Dataset records

*** Block opens ***

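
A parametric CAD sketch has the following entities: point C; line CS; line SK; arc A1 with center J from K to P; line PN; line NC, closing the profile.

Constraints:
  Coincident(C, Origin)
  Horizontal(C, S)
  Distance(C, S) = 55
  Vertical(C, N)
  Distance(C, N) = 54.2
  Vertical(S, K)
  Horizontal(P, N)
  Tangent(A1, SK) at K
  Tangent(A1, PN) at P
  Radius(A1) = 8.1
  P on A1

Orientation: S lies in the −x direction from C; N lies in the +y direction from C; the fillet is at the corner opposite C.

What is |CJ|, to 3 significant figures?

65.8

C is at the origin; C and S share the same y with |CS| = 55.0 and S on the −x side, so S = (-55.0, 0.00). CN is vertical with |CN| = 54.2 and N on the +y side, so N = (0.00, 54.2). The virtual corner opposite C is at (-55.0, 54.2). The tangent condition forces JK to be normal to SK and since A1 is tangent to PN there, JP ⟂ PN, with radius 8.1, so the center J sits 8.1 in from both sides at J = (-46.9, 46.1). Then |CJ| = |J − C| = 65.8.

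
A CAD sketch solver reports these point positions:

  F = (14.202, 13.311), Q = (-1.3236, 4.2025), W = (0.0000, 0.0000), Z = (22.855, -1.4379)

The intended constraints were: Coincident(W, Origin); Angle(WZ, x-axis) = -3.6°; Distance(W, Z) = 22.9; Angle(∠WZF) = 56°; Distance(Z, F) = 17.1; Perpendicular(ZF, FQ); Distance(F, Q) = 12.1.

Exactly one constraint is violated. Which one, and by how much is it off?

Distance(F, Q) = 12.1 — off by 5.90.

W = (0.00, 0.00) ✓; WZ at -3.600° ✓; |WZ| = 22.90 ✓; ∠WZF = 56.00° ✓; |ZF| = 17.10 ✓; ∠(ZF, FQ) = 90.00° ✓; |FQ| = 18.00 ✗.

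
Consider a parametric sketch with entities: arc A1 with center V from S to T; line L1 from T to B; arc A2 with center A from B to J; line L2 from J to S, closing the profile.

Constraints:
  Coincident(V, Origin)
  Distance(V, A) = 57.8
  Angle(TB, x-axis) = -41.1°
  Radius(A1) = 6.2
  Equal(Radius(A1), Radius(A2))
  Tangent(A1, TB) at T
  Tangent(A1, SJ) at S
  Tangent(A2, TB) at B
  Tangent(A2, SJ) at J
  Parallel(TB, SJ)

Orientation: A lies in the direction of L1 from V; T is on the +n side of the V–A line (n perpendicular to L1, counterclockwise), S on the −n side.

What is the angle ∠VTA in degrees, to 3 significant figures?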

*** Block closes ***

**Required work:** Nothing but the lines with "Coincident" should be returned, copied from the entries above.

**Answer below:**
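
  Coincident(C, Origin)
The intended constraints were: Coincident(W, Origin); Angle(WZ, x-axis) = -3.6°; Distance(W, Z) = 22.9; Angle(∠WZF) = 56°; Distance(Z, F) = 17.1; Perpendicular(ZF, FQ); Distance(F, Q) = 12.1.
  Coincident(V, Origin)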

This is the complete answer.